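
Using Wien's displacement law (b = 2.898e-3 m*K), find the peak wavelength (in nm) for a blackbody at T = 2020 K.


lam_max = b / T = 2.898e-3 / 2020 = 1.435e-06 m = 1434.6535 nm

1434.6535 nm


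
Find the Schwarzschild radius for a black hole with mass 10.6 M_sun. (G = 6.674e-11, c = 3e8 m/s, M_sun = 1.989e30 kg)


M = 10.6 * 1.989e30 kg = 2.10834e+31 kg. rs = 2GM/c^2 = 2 * 6.674e-11 * 2.10834e+31 / (3e8)^2 = 31269.0248

31269.0248 m


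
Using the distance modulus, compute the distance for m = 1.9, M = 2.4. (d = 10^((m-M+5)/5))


d = 10^((m - M + 5)/5) = 10^((1.9 - 2.4 + 5)/5) = 7.9433

7.9433 pc


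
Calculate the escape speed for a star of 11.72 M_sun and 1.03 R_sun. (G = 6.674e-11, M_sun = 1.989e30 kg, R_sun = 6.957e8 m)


M = 11.72 * 1.989e30 kg = 2.331108e+31 kg; R = 1.03 * 6.957e8 m = 7.16571e+08 m. v_esc = sqrt(2GM/R) = sqrt(2 * 6.674e-11 * 2.331108e+31 / 7.16571e+08) = 2.084e+06

2.084e+06 m/s


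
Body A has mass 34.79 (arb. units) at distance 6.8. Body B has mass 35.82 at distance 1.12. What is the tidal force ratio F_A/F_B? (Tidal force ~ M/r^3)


Ratio = (M1/r1^3) / (M2/r2^3) = (34.79/6.8^3) / (35.82/1.12^3) = 0.0043

0.0043


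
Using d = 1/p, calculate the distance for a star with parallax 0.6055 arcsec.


d = 1/p = 1/0.6055 = 1.6515

1.6515 pc


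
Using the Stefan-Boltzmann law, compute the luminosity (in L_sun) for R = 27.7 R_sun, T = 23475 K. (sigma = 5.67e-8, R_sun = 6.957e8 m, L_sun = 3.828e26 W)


R = 27.7 * 6.957e8 m = 1.927089e+10 m. L = 4*pi*R^2*sigma*T^4 = 4*pi*(1.927089e+10)^2 * 5.67e-8 * 23475^4 = 8.035610388e+31 W. L/L_sun = 8.035610388e+31 / 3.828e26 = 209916.6768

209916.6768 L_sun


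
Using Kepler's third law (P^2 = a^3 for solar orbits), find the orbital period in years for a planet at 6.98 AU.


P = a^(3/2) = 6.98^1.5 = 18.4409

18.4409 years


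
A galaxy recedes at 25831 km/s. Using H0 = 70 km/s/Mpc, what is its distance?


d = v / H0 = 25831 / 70 = 369.0143

369.0143 Mpc


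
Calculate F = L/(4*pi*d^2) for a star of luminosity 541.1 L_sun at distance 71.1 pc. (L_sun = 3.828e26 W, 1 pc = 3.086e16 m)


F = L / (4*pi*d^2) = 2.071e+29 / (4*pi*(2.194e+18)^2) = 3.424e-09

3.424e-09 W/m^2


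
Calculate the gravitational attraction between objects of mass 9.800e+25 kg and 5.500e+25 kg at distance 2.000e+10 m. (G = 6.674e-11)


F = G*m1*m2/r^2 = 6.674e-11 * 9.800e+25 * 5.500e+25 / (2.000e+10)^2 = 6.674e-11 * 5.390e+51 / 4.000e+20 = 8.993e+20

8.993e+20 N


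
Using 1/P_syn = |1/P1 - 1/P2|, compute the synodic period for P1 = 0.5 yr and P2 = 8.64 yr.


1/P_syn = |1/P1 - 1/P2| = |1/0.5 - 1/8.64| => P_syn = 0.5307

0.5307 years


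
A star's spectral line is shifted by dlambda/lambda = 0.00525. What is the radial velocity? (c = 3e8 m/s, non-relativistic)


v = (dlambda/lambda) * c = 0.00525 * 3e8 = 1.575e+06

1.575e+06 m/s


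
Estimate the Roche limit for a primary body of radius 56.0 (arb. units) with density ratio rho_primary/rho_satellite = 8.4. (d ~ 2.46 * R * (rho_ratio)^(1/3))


d_Roche = 2.46 * 56.0 * 8.4^(1/3) = 280.0375

280.0375


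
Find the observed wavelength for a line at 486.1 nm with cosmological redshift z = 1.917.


lam_obs = lam_emit * (1 + z) = 486.1 * (1 + 1.917) = 1417.9537

1417.9537 nm


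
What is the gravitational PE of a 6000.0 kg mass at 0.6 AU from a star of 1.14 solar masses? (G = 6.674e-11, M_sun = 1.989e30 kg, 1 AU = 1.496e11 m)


M = 1.14 * 1.989e30 kg = 2.26746e+30 kg; r = 0.6 AU * 1.496e11 m/AU = 8.976e+10 m. U = -GM*m/r = -(6.674e-11 * 2.26746e+30 * 6000.0) / 8.976e+10 = -1.012e+13

-1.012e+13 J


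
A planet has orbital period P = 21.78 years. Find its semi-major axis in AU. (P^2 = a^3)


a = P^(2/3) = 21.78^(2/3) = 7.799

7.799 AU


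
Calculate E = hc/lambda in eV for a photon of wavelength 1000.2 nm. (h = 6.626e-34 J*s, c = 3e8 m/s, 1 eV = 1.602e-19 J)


E = hc/lambda = 6.626e-34 * 3e8 / 1.000e-06 = 1.987e-19 J = 1.2406 eV

1.2406 eV


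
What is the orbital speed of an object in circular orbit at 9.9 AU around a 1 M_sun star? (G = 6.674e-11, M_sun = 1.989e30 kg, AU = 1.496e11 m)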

# # # # # # #

Work to be completed:
Copy the entire listing exactly. Do not skip a line.

Exercise output:
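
Using Wien's displacement law (b = 2.898e-3 m*K), find the peak wavelength (in nm) for a blackbody at T = 2020 K.


lam_max = b / T = 2.898e-3 / 2020 = 1.435e-06 m = 1434.6535 nm

1434.6535 nm


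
Find the Schwarzschild radius for a black hole with mass 10.6 M_sun. (G = 6.674e-11, c = 3e8 m/s, M_sun = 1.989e30 kg)


M = 10.6 * 1.989e30 kg = 2.10834e+31 kg. rs = 2GM/c^2 = 2 * 6.674e-11 * 2.10834e+31 / (3e8)^2 = 31269.0248

31269.0248 m


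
Using the distance modulus, compute the distance for m = 1.9, M = 2.4. (d = 10^((m-M+5)/5))


d = 10^((m - M + 5)/5) = 10^((1.9 - 2.4 + 5)/5) = 7.9433

7.9433 pc


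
Calculate the escape speed for a star of 11.72 M_sun and 1.03 R_sun. (G = 6.674e-11, M_sun = 1.989e30 kg, R_sun = 6.957e8 m)


M = 11.72 * 1.989e30 kg = 2.331108e+31 kg; R = 1.03 * 6.957e8 m = 7.16571e+08 m. v_esc = sqrt(2GM/R) = sqrt(2 * 6.674e-11 * 2.331108e+31 / 7.16571e+08) = 2.084e+06

2.084e+06 m/s


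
Body A has mass 34.79 (arb. units) at distance 6.8. Body B has mass 35.82 at distance 1.12. What is the tidal force ratio F_A/F_B? (Tidal force ~ M/r^3)


Ratio = (M1/r1^3) / (M2/r2^3) = (34.79/6.8^3) / (35.82/1.12^3) = 0.0043

0.0043


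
Using d = 1/p, calculate the distance for a star with parallax 0.6055 arcsec.


d = 1/p = 1/0.6055 = 1.6515

1.6515 pc


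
Using the Stefan-Boltzmann law, compute the luminosity (in L_sun) for R = 27.7 R_sun, T = 23475 K. (sigma = 5.67e-8, R_sun = 6.957e8 m, L_sun = 3.828e26 W)


R = 27.7 * 6.957e8 m = 1.927089e+10 m. L = 4*pi*R^2*sigma*T^4 = 4*pi*(1.927089e+10)^2 * 5.67e-8 * 23475^4 = 8.035610388e+31 W. L/L_sun = 8.035610388e+31 / 3.828e26 = 209916.6768

209916.6768 L_sun


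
Using Kepler's third law (P^2 = a^3 for solar orbits), find the orbital period in years for a planet at 6.98 AU.


P = a^(3/2) = 6.98^1.5 = 18.4409

18.4409 years


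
A galaxy recedes at 25831 km/s. Using H0 = 70 km/s/Mpc, what is its distance?


d = v / H0 = 25831 / 70 = 369.0143

369.0143 Mpc


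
Calculate F = L/(4*pi*d^2) for a star of luminosity 541.1 L_sun at distance 71.1 pc. (L_sun = 3.828e26 W, 1 pc = 3.086e16 m)


F = L / (4*pi*d^2) = 2.071e+29 / (4*pi*(2.194e+18)^2) = 3.424e-09

3.424e-09 W/m^2


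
Calculate the gravitational attraction between objects of mass 9.800e+25 kg and 5.500e+25 kg at distance 2.000e+10 m. (G = 6.674e-11)


F = G*m1*m2/r^2 = 6.674e-11 * 9.800e+25 * 5.500e+25 / (2.000e+10)^2 = 6.674e-11 * 5.390e+51 / 4.000e+20 = 8.993e+20

8.993e+20 N


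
Using 1/P_syn = |1/P1 - 1/P2|, compute the synodic period for P1 = 0.5 yr and P2 = 8.64 yr.


1/P_syn = |1/P1 - 1/P2| = |1/0.5 - 1/8.64| => P_syn = 0.5307

0.5307 years


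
A star's spectral line is shifted by dlambda/lambda = 0.00525. What is the radial velocity? (c = 3e8 m/s, non-relativistic)


v = (dlambda/lambda) * c = 0.00525 * 3e8 = 1.575e+06

1.575e+06 m/s


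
Estimate the Roche limit for a primary body of radius 56.0 (arb. units) with density ratio rho_primary/rho_satellite = 8.4. (d ~ 2.46 * R * (rho_ratio)^(1/3))


d_Roche = 2.46 * 56.0 * 8.4^(1/3) = 280.0375

280.0375


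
Find the observed wavelength for a line at 486.1 nm with cosmological redshift z = 1.917.


lam_obs = lam_emit * (1 + z) = 486.1 * (1 + 1.917) = 1417.9537

1417.9537 nm


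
What is the gravitational PE of a 6000.0 kg mass at 0.6 AU from a star of 1.14 solar masses? (G = 6.674e-11, M_sun = 1.989e30 kg, 1 AU = 1.496e11 m)


M = 1.14 * 1.989e30 kg = 2.26746e+30 kg; r = 0.6 AU * 1.496e11 m/AU = 8.976e+10 m. U = -GM*m/r = -(6.674e-11 * 2.26746e+30 * 6000.0) / 8.976e+10 = -1.012e+13

-1.012e+13 J


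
A planet has orbital period P = 21.78 years. Find its semi-major axis in AU. (P^2 = a^3)


a = P^(2/3) = 21.78^(2/3) = 7.799

7.799 AU


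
Calculate E = hc/lambda in eV for a photon of wavelength 1000.2 nm. (h = 6.626e-34 J*s, c = 3e8 m/s, 1 eV = 1.602e-19 J)


E = hc/lambda = 6.626e-34 * 3e8 / 1.000e-06 = 1.987e-19 J = 1.2406 eV

1.2406 eV


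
What is the orbital speed of an object in circular orbit at 9.9 AU around a 1 M_sun star? (G = 6.674e-11, M_sun = 1.989e30 kg, AU = 1.496e11 m)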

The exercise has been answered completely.